_What is needed_
Please copy each line below that contains the word "Rent".

_Study material_
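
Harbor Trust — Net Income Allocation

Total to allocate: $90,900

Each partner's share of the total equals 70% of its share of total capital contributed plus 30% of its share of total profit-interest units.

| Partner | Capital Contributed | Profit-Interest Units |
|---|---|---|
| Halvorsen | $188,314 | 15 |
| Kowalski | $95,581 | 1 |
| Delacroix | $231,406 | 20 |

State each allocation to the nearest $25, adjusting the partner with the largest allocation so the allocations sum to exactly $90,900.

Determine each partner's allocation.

Totals — capital contributed 515,301, profit-interest units 36.
Blended shares (70% capital contributed + 30% profit-interest units): Halvorsen 0.3808; Kowalski 0.1382; Delacroix 0.4810.
Pro-rata amounts: Halvorsen 34,615.74; Kowalski 12,559.96; Delacroix 43,724.30.
After rounding ($25): Halvorsen $34,625; Kowalski $12,550; Delacroix $43,725. Sum = $90,900.
No rounding difference to absorb.

Halvorsen: $34,625 | Kowalski: $12,550 | Delacroix: $43,725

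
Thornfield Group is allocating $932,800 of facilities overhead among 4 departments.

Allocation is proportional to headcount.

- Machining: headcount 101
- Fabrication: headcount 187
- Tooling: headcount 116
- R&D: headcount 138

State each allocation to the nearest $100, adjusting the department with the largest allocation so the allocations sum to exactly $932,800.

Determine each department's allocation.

Machining: $173,800; Fabrication: $321,900; Tooling: $199,600; R&D: $237,500

Total headcount = 542.
Unrounded shares: Machining 101/542 × $932,800 = 173,824.35; Fabrication 187/542 × $932,800 = 321,833.21; Tooling 116/542 × $932,800 = 199,639.85; R&D 138/542 × $932,800 = 237,502.58.
After rounding ($100): Machining $173,800; Fabrication $321,800; Tooling $199,600; R&D $237,500. Sum = $932,700.
Difference $932,800 − $932,700 = +$100 applied to largest allocation (Fabrication): Fabrication becomes $321,900.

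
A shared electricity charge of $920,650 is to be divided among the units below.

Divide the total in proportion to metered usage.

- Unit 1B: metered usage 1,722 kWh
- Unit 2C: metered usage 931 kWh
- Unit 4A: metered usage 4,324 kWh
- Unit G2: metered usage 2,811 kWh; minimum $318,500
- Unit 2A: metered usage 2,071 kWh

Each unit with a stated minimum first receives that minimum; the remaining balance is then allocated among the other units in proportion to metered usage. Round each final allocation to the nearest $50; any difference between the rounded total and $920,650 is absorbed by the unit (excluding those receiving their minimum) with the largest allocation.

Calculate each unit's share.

Minimums first: Unit G2 $318,500. Balance $602,150.
Balance split over remaining metered usage 9,048: Unit 1B 114,600.17 → $114,600; Unit 2C 61,958.63 → $61,950; Unit 4A 287,764.88 → $287,750; Unit 2A 137,826.33 → $137,850.

Unit 1B: $114,600 | Unit 2C: $61,950 | Unit 4A: $287,750 | Unit G2: $318,500 | Unit 2A: $137,850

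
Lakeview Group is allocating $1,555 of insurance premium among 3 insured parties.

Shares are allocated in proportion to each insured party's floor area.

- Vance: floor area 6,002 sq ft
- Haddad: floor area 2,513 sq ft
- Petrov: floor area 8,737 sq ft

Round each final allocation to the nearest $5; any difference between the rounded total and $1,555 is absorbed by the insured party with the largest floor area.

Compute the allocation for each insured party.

Vance: $540 | Haddad: $225 | Petrov: $790

Floor area total: 6,002 + 2,513 + 8,737 = 17,252.
Unrounded shares: Vance 540.99; Haddad 226.51; Petrov 787.505.
After rounding ($5): Vance $540; Haddad $225; Petrov $790. Sum = $1,555.
Sum already equals the total — no adjustment.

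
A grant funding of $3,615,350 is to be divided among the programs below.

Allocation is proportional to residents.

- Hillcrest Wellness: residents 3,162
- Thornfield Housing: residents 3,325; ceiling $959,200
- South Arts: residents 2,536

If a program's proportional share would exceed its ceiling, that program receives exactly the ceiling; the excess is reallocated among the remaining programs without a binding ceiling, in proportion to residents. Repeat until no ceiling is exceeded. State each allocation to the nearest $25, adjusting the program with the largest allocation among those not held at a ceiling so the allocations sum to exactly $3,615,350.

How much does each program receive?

Hillcrest Wellness: $1,473,975; Thornfield Housing: $959,200; South Arts: $1,182,175

Combined residents = 9,023.
Pro-rata shares before constraints: Hillcrest Wellness 1,266,955.19; Thornfield Housing 1,332,266.29; South Arts 1,016,128.52.
Capped: Thornfield Housing ($959,200); remaining pool $2,656,150 reallocated over remaining residents 5,698.
Redistributed shares: Hillcrest Wellness 1,473,981.45 → $1,473,975; South Arts 1,182,168.55 → $1,182,175.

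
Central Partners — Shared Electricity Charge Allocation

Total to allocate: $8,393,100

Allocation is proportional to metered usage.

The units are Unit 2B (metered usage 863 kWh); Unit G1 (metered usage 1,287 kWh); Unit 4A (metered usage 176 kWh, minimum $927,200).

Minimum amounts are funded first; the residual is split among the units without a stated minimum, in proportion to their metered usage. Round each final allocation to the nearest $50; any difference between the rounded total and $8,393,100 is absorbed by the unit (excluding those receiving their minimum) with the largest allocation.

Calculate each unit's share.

Unit 2B: $2,996,800; Unit G1: $4,469,100; Unit 4A: $927,200

Guaranteed amounts: Unit 4A $927,200. Residual $7,465,900.
Residual split over remaining metered usage 2,150: Unit 2B 2,996,777.53 → $2,996,800; Unit G1 4,469,122.47 → $4,469,100.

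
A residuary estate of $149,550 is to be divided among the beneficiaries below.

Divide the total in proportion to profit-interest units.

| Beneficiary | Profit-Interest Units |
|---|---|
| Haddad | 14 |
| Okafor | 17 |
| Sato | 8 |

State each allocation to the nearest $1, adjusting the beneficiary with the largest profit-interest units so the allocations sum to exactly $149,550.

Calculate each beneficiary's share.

Profit-interest units total: 14 + 17 + 8 = 39.
Proportional shares: Haddad 53,684.62; Okafor 65,188.46; Sato 30,676.92.
At nearest $1: Haddad $53,685; Okafor $65,188; Sato $30,677. Sum = $149,550.
Sum already equals the total — no adjustment.

Haddad: $53,685 | Okafor: $65,188 | Sato: $30,677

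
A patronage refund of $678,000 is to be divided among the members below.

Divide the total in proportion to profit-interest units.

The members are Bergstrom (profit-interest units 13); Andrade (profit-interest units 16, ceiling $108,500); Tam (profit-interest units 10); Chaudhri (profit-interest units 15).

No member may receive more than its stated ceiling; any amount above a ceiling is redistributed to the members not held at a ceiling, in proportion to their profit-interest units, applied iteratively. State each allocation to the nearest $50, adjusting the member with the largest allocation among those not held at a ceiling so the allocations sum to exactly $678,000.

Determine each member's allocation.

Bergstrom: $194,850 · Andrade: $108,500 · Tam: $149,850 · Chaudhri: $224,800

Sum of profit-interest units: 54.
Proportional shares (ignoring caps): Bergstrom 163,222.22; Andrade 200,888.89; Tam 125,555.56; Chaudhri 188,333.33.
Held at cap: Andrade ($108,500); remaining pool $569,500 reallocated over remaining profit-interest units 38.
Shares after redistribution: Bergstrom 194,828.95 → $194,850; Tam 149,868.42 → $149,850; Chaudhri 224,802.63 → $224,800.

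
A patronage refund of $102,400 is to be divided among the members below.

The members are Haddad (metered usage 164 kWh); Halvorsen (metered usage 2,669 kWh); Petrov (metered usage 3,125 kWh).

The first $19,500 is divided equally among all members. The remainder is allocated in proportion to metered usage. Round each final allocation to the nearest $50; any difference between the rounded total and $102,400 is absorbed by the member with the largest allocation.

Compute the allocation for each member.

Haddad: $8,800 · Halvorsen: $43,650 · Petrov: $49,950

First tranche $19,500 split equally: $6,500 each.
Remainder $82,900 by metered usage (total 5,958): Haddad 2,281.91 → $2,300; Halvorsen 37,136.64 → $37,150; Petrov 43,481.45 → $43,500.
Rounding difference −$50 on remainder applied to Petrov.
Totals: Haddad $6,500 + $2,300 = $8,800; Halvorsen $6,500 + $37,150 = $43,650; Petrov $6,500 + $43,450 = $49,950.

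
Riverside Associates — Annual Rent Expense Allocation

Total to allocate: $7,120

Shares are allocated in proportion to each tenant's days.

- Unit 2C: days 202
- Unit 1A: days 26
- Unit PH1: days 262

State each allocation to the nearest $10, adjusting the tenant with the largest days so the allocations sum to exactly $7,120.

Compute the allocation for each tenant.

Unit 2C: $2,940 · Unit 1A: $380 · Unit PH1: $3,800

Total days = 490.
Pro-rata amounts: Unit 2C 202/490 × $7,120 = 2,935.18; Unit 1A 26/490 × $7,120 = 377.80; Unit PH1 262/490 × $7,120 = 3,807.02.
After rounding ($10): Unit 2C $2,940; Unit 1A $380; Unit PH1 $3,810. Sum = $7,130.
Difference $7,120 − $7,130 = −$10 applied to largest days (Unit PH1): Unit PH1 becomes $3,800.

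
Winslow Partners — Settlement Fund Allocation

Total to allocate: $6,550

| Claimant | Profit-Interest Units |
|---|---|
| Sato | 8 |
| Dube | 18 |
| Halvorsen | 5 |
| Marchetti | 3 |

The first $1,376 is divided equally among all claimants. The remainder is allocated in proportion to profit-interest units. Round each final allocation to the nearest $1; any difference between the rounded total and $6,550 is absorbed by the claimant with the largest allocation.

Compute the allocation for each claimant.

Sato: $1,561 · Dube: $3,083 · Halvorsen: $1,105 · Marchetti: $801

Equal tier: $1,376 ÷ 4 = $344 apiece.
Remainder $5,174 by profit-interest units (total 34): Sato 1,217.41 → $1,217; Dube 2,739.18 → $2,739; Halvorsen 760.88 → $761; Marchetti 456.53 → $457.
Totals: Sato $344 + $1,217 = $1,561; Dube $344 + $2,739 = $3,083; Halvorsen $344 + $761 = $1,105; Marchetti $344 + $457 = $801.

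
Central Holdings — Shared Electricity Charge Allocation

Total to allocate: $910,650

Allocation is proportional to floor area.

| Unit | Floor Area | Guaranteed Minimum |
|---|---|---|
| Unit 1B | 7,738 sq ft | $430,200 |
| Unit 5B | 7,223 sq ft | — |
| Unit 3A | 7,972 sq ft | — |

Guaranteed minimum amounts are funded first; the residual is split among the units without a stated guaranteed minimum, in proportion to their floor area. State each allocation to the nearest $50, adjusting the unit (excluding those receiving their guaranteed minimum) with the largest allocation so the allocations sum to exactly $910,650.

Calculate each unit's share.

Guaranteed amounts: Unit 1B $430,200. Remaining pool $480,450.
Remaining pool split over remaining floor area 15,195: Unit 5B 228,383.70 → $228,400; Unit 3A 252,066.30 → $252,050.

Unit 1B: $430,200 · Unit 5B: $228,400 · Unit 3A: $252,050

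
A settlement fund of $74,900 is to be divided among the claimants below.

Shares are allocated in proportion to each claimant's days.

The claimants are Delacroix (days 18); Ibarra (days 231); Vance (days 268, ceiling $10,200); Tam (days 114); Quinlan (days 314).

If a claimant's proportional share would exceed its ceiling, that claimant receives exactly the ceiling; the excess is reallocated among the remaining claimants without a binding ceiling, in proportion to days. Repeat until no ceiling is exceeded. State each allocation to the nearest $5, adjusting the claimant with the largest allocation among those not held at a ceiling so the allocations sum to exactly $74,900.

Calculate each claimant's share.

Total days = 945.
Pro-rata shares before constraints: Delacroix 1,426.67; Ibarra 18,308.89; Vance 21,241.48; Tam 9,035.56; Quinlan 24,887.41.
Capped: Vance ($10,200); residual $64,700 reallocated over remaining days 677.
Remaining shares: Delacroix 1,720.24 → $1,720; Ibarra 22,076.37 → $22,075; Tam 10,894.83 → $10,895; Quinlan 30,008.57 → $30,010.

Delacroix: $1,720 · Ibarra: $22,075 · Vance: $10,200 · Tam: $10,895 · Quinlan: $30,010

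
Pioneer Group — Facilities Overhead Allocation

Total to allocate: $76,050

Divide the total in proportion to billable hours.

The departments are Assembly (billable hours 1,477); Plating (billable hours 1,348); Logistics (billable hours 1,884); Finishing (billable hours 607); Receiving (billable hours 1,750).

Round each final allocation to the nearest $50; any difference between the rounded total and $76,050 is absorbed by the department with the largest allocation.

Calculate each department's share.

Assembly: $15,900 | Plating: $14,500 | Logistics: $20,250 | Finishing: $6,550 | Receiving: $18,850

Billable hours total: 7,066.
Raw shares: Assembly 1,477/7,066 × $76,050 = 15,896.67; Plating 1,348/7,066 × $76,050 = 14,508.26; Logistics 1,884/7,066 × $76,050 = 20,277.13; Finishing 607/7,066 × $76,050 = 6,533.02; Receiving 1,750/7,066 × $76,050 = 18,834.91.
At nearest $50: Assembly $15,900; Plating $14,500; Logistics $20,300; Finishing $6,550; Receiving $18,850. Sum = $76,100.
Difference $76,050 − $76,100 = −$50 applied to largest allocation (Logistics): Logistics becomes $20,250.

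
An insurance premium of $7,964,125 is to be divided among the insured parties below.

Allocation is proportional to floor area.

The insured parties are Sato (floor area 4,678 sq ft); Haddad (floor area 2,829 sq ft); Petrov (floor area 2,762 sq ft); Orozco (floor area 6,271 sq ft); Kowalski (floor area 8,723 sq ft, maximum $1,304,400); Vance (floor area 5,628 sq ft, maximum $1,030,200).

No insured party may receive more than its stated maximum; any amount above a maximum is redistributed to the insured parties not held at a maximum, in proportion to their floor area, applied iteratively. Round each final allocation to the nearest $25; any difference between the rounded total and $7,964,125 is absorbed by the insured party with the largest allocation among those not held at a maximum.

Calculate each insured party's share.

Combined floor area = 30,891.
Proportional shares (ignoring caps): Sato 1,206,052.79; Haddad 729,355.14; Petrov 712,081.62; Orozco 1,616,750.12; Kowalski 2,248,909.47; Vance 1,450,975.87.
Capped: Kowalski ($1,304,400), Vance ($1,030,200); remaining pool $5,629,525 reallocated over remaining floor area 16,540.
Remaining shares: Sato 1,592,195.76 → $1,592,200; Haddad 962,873.41 → $962,875; Petrov 940,069.41 → $940,075; Orozco 2,134,386.41 → $2,134,375.

Sato: $1,592,200 | Haddad: $962,875 | Petrov: $940,075 | Orozco: $2,134,375 | Kowalski: $1,304,400 | Vance: $1,030,200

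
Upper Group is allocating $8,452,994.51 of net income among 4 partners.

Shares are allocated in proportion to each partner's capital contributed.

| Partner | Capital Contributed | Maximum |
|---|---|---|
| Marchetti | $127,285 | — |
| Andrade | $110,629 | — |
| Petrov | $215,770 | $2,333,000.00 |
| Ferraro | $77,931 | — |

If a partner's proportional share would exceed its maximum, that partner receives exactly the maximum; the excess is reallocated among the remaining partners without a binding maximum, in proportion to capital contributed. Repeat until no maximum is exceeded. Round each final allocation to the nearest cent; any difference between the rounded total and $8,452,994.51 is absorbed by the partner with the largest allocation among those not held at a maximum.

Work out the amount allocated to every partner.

Marchetti: $2,466,347.42 | Andrade: $2,143,611.18 | Petrov: $2,333,000.00 | Ferraro: $1,510,035.91

Total capital contributed = 531,615.
Pro-rata shares before constraints: Marchetti 2,023,907.1625; Andrade 1,759,066.8616; Petrov 3,430,871.2610; Ferraro 1,239,149.2248.
Cap binds for Petrov ($2,333,000.00); balance $6,119,994.51 reallocated over remaining capital contributed 315,845.
Redistributed shares: Marchetti 2,466,347.4211 → $2,466,347.42; Andrade 2,143,611.1784 → $2,143,611.18; Ferraro 1,510,035.9105 → $1,510,035.91.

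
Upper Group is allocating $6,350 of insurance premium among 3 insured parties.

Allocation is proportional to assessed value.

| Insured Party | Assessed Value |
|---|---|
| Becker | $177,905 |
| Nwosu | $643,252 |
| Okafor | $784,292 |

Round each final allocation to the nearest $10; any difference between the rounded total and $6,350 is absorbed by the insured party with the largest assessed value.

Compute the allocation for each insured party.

Becker: $700 | Nwosu: $2,540 | Okafor: $3,110

Total assessed value = 1,605,449.
Pro-rata amounts: Becker 177,905/1,605,449 × $6,350 = 703.66; Nwosu 643,252/1,605,449 × $6,350 = 2,544.24; Okafor 784,292/1,605,449 × $6,350 = 3,102.09.
Rounded to nearest $10: Becker $700; Nwosu $2,540; Okafor $3,100. Sum = $6,340.
Difference $6,350 − $6,340 = +$10 applied to largest assessed value (Okafor): Okafor becomes $3,110.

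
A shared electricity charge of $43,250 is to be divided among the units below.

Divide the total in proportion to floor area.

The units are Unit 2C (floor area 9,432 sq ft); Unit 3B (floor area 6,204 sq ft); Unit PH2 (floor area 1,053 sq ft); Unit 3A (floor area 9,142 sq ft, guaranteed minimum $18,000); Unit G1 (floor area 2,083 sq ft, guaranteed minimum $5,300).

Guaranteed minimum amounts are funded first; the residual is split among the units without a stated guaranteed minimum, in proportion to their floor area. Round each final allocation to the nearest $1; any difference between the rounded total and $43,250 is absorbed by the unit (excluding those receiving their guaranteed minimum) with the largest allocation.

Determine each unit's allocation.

Unit 2C: $11,275 | Unit 3B: $7,416 | Unit PH2: $1,259 | Unit 3A: $18,000 | Unit G1: $5,300

Fund the minimums — Unit 3A $18,000; Unit G1 $5,300. Residual $19,950.
Residual split over remaining floor area 16,689: Unit 2C 11,275.00 → $11,275; Unit 3B 7,416.25 → $7,416; Unit PH2 1,258.75 → $1,259.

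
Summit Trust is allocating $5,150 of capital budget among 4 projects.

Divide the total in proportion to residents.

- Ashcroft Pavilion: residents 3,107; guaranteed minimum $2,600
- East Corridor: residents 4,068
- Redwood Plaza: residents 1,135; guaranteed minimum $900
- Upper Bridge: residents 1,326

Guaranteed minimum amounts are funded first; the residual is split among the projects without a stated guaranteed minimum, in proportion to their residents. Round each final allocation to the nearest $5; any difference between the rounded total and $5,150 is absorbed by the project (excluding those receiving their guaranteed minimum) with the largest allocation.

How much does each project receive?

Fund the minimums — Ashcroft Pavilion $2,600; Redwood Plaza $900. Remaining pool $1,650.
Remaining pool split over remaining residents 5,394: East Corridor 1,244.38 → $1,245; Upper Bridge 405.62 → $405.

Ashcroft Pavilion: $2,600; East Corridor: $1,245; Redwood Plaza: $900; Upper Bridge: $405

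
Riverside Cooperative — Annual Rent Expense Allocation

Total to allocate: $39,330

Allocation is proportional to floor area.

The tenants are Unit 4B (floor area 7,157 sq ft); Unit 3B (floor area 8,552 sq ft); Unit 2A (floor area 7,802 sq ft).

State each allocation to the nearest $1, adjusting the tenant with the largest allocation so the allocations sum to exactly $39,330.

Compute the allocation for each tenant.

Total floor area = 23,511.
Unrounded shares: Unit 4B 7,157/23,511 × $39,330 = 11,972.47; Unit 3B 8,552/23,511 × $39,330 = 14,306.08; Unit 2A 7,802/23,511 × $39,330 = 13,051.45.
Rounded to nearest $1: Unit 4B $11,972; Unit 3B $14,306; Unit 2A $13,051. Sum = $39,329.
Difference $39,330 − $39,329 = +$1 applied to largest allocation (Unit 3B): Unit 3B becomes $14,307.

Unit 4B: $11,972 | Unit 3B: $14,307 | Unit 2A: $13,051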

_Response to the exercise_
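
Riverside Associates — Annual Rent Expense Allocation
Riverside Cooperative — Annual Rent Expense Allocation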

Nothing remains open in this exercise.